Stored data:
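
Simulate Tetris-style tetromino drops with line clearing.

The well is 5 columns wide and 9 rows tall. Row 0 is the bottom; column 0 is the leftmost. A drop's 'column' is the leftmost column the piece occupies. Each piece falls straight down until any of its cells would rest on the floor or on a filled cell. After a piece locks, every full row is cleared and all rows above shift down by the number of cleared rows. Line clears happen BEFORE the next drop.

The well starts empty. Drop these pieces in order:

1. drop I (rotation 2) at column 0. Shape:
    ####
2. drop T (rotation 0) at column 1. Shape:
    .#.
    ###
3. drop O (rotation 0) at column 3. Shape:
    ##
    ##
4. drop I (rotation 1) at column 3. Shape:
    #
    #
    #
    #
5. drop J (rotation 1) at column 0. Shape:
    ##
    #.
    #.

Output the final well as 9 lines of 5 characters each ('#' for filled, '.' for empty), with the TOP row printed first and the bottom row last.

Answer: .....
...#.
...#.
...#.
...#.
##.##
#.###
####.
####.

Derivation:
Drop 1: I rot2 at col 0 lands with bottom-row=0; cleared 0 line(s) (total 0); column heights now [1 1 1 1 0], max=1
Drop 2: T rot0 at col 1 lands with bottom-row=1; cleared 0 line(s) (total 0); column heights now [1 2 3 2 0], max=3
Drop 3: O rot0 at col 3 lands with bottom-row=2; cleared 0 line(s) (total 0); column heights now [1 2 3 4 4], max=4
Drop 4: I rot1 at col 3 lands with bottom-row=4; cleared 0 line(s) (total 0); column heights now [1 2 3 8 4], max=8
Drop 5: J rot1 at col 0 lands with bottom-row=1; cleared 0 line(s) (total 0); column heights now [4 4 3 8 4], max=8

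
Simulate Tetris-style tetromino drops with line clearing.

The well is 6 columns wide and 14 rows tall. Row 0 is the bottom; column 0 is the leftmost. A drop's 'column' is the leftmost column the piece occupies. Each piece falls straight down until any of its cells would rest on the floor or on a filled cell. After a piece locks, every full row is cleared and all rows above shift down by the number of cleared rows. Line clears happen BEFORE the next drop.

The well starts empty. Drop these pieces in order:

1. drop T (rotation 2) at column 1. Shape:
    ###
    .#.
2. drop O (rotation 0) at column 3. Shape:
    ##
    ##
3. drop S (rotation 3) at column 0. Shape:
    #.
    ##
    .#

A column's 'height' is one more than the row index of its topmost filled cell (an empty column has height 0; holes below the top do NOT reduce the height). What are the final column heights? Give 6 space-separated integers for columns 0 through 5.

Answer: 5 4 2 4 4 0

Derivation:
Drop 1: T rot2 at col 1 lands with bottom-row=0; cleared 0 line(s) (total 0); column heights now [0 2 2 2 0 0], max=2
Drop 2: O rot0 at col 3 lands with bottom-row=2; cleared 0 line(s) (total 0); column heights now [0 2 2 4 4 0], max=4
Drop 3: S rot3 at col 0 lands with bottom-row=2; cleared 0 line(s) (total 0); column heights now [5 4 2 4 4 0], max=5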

---

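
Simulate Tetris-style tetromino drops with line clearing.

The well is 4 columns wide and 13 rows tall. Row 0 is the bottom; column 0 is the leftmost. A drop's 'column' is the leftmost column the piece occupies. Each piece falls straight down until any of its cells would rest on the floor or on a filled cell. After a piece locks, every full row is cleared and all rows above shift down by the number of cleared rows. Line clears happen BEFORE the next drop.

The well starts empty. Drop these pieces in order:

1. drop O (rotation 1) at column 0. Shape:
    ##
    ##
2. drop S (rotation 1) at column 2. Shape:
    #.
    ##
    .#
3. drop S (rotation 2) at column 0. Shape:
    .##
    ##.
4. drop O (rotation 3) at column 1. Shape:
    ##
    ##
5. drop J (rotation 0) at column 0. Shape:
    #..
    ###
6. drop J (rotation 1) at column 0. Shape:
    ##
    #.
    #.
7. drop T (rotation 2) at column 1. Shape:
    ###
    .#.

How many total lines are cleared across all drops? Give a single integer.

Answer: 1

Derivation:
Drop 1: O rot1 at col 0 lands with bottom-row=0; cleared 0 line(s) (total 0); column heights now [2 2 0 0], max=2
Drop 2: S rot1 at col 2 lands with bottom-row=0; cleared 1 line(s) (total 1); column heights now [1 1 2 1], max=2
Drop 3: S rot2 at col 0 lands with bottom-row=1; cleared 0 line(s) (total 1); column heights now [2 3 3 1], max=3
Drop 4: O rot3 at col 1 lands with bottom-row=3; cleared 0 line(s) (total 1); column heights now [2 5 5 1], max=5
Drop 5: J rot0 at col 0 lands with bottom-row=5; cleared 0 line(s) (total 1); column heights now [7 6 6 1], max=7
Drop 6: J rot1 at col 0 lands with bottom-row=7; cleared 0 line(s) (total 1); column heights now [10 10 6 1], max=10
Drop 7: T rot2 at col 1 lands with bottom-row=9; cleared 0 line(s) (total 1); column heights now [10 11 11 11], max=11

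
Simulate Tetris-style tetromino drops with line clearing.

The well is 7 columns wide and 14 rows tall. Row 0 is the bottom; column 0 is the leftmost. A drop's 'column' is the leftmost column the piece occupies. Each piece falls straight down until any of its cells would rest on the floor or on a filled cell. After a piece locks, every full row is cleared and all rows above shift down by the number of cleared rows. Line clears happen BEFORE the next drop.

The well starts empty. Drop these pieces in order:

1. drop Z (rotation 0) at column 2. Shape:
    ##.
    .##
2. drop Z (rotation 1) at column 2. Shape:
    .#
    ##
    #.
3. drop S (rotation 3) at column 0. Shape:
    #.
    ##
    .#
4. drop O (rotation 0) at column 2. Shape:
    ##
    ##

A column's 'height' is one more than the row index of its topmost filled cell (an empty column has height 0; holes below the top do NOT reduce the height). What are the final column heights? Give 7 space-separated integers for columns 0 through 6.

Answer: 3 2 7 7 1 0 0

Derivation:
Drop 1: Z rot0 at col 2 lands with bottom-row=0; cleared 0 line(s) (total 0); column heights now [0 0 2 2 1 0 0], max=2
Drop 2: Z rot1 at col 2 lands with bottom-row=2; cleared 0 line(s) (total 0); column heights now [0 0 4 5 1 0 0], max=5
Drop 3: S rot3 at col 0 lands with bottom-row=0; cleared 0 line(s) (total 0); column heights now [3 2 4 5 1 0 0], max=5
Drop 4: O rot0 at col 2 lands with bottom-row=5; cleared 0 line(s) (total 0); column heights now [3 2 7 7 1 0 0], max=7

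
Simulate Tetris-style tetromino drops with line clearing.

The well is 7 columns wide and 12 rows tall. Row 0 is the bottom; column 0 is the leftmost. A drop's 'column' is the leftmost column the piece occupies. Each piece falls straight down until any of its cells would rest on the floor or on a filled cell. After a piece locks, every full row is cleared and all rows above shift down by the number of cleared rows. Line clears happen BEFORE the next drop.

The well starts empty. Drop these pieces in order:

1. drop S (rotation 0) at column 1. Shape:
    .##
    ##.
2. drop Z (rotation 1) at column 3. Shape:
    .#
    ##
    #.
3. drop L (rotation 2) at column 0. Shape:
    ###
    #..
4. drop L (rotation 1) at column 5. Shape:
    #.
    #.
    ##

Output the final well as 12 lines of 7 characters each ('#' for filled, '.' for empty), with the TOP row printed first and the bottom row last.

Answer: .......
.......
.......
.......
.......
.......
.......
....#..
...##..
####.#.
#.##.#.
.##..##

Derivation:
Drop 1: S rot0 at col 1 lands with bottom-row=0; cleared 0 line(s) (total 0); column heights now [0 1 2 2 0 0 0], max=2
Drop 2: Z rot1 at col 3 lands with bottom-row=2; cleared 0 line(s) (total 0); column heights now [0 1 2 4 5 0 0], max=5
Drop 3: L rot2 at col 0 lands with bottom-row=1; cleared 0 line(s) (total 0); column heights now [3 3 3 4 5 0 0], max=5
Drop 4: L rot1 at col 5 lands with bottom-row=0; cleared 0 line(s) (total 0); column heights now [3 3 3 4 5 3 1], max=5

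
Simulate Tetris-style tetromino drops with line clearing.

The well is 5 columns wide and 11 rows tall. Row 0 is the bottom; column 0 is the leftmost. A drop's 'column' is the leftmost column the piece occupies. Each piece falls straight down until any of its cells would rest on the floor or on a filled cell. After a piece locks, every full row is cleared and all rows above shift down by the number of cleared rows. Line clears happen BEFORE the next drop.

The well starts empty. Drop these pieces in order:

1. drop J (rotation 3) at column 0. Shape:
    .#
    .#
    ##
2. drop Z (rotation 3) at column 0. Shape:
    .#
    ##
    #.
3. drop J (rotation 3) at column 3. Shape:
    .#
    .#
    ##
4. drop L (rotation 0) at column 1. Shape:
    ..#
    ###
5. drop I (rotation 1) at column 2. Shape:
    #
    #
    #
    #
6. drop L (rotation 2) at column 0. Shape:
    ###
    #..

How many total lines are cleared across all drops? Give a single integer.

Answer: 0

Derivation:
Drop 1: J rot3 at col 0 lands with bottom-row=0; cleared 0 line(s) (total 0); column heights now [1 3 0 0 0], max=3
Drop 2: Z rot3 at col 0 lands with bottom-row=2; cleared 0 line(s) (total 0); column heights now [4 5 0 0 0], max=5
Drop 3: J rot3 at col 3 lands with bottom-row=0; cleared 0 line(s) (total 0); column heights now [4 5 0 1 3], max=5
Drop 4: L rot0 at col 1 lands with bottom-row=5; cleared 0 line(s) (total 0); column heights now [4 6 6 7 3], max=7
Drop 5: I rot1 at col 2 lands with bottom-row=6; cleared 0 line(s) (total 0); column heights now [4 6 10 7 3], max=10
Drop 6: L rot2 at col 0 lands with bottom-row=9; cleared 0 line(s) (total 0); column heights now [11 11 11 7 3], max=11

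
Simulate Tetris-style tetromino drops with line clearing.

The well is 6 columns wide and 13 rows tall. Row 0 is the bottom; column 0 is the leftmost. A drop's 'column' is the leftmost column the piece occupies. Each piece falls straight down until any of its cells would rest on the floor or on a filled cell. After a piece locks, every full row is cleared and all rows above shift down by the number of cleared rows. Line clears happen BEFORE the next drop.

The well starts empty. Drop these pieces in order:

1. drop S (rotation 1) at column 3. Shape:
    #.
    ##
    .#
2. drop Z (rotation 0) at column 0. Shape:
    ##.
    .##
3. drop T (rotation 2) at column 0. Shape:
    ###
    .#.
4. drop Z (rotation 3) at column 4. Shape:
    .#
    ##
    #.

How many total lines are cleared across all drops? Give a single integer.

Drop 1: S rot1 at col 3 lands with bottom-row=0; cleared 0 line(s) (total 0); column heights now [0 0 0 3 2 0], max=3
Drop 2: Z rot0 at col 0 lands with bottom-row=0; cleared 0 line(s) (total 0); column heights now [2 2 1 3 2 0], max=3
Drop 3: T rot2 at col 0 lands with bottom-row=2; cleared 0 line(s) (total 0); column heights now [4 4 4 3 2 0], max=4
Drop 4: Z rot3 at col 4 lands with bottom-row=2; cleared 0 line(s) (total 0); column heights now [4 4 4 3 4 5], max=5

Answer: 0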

_Instructions for the task_. Retype, exactly and in full, the lines above from the one containing "7. drop T (rotation" through the one containing "The well is 7 columns wide and 14".

_Finished task_.
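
7. drop T (rotation 2) at column 1. Shape:
    ###
    .#.

How many total lines are cleared across all drops? Give a single integer.

Answer: 1

Derivation:
Drop 1: O rot1 at col 0 lands with bottom-row=0; cleared 0 line(s) (total 0); column heights now [2 2 0 0], max=2
Drop 2: S rot1 at col 2 lands with bottom-row=0; cleared 1 line(s) (total 1); column heights now [1 1 2 1], max=2
Drop 3: S rot2 at col 0 lands with bottom-row=1; cleared 0 line(s) (total 1); column heights now [2 3 3 1], max=3
Drop 4: O rot3 at col 1 lands with bottom-row=3; cleared 0 line(s) (total 1); column heights now [2 5 5 1], max=5
Drop 5: J rot0 at col 0 lands with bottom-row=5; cleared 0 line(s) (total 1); column heights now [7 6 6 1], max=7
Drop 6: J rot1 at col 0 lands with bottom-row=7; cleared 0 line(s) (total 1); column heights now [10 10 6 1], max=10
Drop 7: T rot2 at col 1 lands with bottom-row=9; cleared 0 line(s) (total 1); column heights now [10 11 11 11], max=11

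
Simulate Tetris-style tetromino drops with line clearing.

The well is 7 columns wide and 14 rows tall. Row 0 is the bottom; column 0 is the leftmost. A drop's 'column' is the leftmost column the piece occupies. Each piece falls straight down until any of its cells would rest on the floor or on a filled cell. After a piece locks, every full row is cleared and all rows above shift down by the number of cleared rows. Line clears happen BEFORE the next drop.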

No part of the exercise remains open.